(Task data begins)

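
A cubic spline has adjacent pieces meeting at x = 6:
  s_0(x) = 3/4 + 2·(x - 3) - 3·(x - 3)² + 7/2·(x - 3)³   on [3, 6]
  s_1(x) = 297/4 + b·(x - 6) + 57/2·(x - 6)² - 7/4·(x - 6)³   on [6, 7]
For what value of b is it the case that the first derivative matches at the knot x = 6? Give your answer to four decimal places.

78.5000

s_0'(x) = 2 - 6·(x - 3) + 21/2·(x - 3)², so s_0'(6) = 157/2. On the right, s_1'(6) = b, so b = 157/2.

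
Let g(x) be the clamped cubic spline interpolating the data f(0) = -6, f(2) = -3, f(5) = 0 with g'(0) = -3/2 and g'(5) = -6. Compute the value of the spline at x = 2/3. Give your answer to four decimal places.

-6.2000

Put M_i = g'' at the i-th knot. Here h = (2, 3) and Δ = (3/2, 1), so the interior equations h_(i-1)·M_(i-1) + 2(h_(i-1)+h_i)·M_i + h_i·M_(i+1) = 6(Δ_i − Δ_(i-1)) read
  2·M_0 + 10·M_1 + 3·M_2 = 6(Δ_1 - Δ_0) = -3
Clamped end conditions give two more equations: 2h_0·M_0 + h_0·M_1 = 6(Δ_0 - g'(0)) = 18 and h_1·M_1 + 2h_1·M_2 = 6(g'(5) - Δ_1) = -42.
Solving: M_0 = 39/10, M_1 = 6/5, M_2 = -38/5.
On [0, 2], g(x) = -6 - 3/2·x + 39/20·x² - 9/40·x³.
With x = 2/3: g(2/3) = -31/5.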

(Task data ends)

**Assignment:** Starting with the line that contains "s_0(x) = 3/4", restate every line through the end of the records above, exactly and with no other lines.

**Solution for this task:**
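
  s_0(x) = 3/4 + 2·(x - 3) - 3·(x - 3)² + 7/2·(x - 3)³   on [3, 6]
  s_1(x) = 297/4 + b·(x - 6) + 57/2·(x - 6)² - 7/4·(x - 6)³   on [6, 7]
For what value of b is it the case that the first derivative matches at the knot x = 6? Give your answer to four decimal places.

78.5000

s_0'(x) = 2 - 6·(x - 3) + 21/2·(x - 3)², so s_0'(6) = 157/2. On the right, s_1'(6) = b, so b = 157/2.

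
Let g(x) be the clamped cubic spline interpolating the data f(0) = -6, f(2) = -3, f(5) = 0 with g'(0) = -3/2 and g'(5) = -6. Compute the value of the spline at x = 2/3. Give your answer to four decimal places.

-6.2000

Put M_i = g'' at the i-th knot. Here h = (2, 3) and Δ = (3/2, 1), so the interior equations h_(i-1)·M_(i-1) + 2(h_(i-1)+h_i)·M_i + h_i·M_(i+1) = 6(Δ_i − Δ_(i-1)) read
  2·M_0 + 10·M_1 + 3·M_2 = 6(Δ_1 - Δ_0) = -3
Clamped end conditions give two more equations: 2h_0·M_0 + h_0·M_1 = 6(Δ_0 - g'(0)) = 18 and h_1·M_1 + 2h_1·M_2 = 6(g'(5) - Δ_1) = -42.
Solving: M_0 = 39/10, M_1 = 6/5, M_2 = -38/5.
On [0, 2], g(x) = -6 - 3/2·x + 39/20·x² - 9/40·x³.
With x = 2/3: g(2/3) = -31/5.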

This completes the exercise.